- **What is required**:
Each record should be written out exactly as given.

══ Data excerpts ══

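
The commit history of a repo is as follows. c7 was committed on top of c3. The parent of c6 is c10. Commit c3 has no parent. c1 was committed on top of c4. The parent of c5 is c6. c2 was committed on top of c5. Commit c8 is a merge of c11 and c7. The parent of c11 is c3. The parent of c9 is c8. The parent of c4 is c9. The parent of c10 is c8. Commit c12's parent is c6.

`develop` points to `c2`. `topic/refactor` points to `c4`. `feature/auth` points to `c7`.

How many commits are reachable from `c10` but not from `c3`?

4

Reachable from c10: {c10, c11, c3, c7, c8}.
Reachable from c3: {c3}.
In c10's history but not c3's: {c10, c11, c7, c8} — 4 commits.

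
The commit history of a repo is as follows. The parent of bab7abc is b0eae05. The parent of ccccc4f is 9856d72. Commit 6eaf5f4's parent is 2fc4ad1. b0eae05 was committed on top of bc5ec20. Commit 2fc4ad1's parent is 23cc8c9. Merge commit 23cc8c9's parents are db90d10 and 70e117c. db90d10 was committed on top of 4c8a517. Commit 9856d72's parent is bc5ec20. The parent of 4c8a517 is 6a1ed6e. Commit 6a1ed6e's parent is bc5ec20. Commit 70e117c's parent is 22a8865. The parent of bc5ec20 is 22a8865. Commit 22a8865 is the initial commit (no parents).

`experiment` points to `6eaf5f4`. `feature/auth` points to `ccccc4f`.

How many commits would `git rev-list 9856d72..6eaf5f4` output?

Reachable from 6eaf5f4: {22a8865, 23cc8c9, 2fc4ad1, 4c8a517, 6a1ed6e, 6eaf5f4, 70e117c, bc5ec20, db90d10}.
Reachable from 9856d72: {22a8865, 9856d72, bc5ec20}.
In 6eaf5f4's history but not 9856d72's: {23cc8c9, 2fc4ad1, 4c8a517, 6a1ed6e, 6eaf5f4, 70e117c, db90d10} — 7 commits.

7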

═══

- **Result for this exercise**:
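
The commit history of a repo is as follows. c7 was committed on top of c3. The parent of c6 is c10. Commit c3 has no parent. c1 was committed on top of c4. The parent of c5 is c6. c2 was committed on top of c5. Commit c8 is a merge of c11 and c7. The parent of c11 is c3. The parent of c9 is c8. The parent of c4 is c9. The parent of c10 is c8. Commit c12's parent is c6.

`develop` points to `c2`. `topic/refactor` points to `c4`. `feature/auth` points to `c7`.

How many commits are reachable from `c10` but not from `c3`?

4

Reachable from c10: {c10, c11, c3, c7, c8}.
Reachable from c3: {c3}.
In c10's history but not c3's: {c10, c11, c7, c8} — 4 commits.

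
The commit history of a repo is as follows. The parent of bab7abc is b0eae05. The parent of ccccc4f is 9856d72. Commit 6eaf5f4's parent is 2fc4ad1. b0eae05 was committed on top of bc5ec20. Commit 2fc4ad1's parent is 23cc8c9. Merge commit 23cc8c9's parents are db90d10 and 70e117c. db90d10 was committed on top of 4c8a517. Commit 9856d72's parent is bc5ec20. The parent of 4c8a517 is 6a1ed6e. Commit 6a1ed6e's parent is bc5ec20. Commit 70e117c's parent is 22a8865. The parent of bc5ec20 is 22a8865. Commit 22a8865 is the initial commit (no parents).

`experiment` points to `6eaf5f4`. `feature/auth` points to `ccccc4f`.

How many commits would `git rev-list 9856d72..6eaf5f4` output?

Reachable from 6eaf5f4: {22a8865, 23cc8c9, 2fc4ad1, 4c8a517, 6a1ed6e, 6eaf5f4, 70e117c, bc5ec20, db90d10}.
Reachable from 9856d72: {22a8865, 9856d72, bc5ec20}.
In 6eaf5f4's history but not 9856d72's: {23cc8c9, 2fc4ad1, 4c8a517, 6a1ed6e, 6eaf5f4, 70e117c, db90d10} — 7 commits.

7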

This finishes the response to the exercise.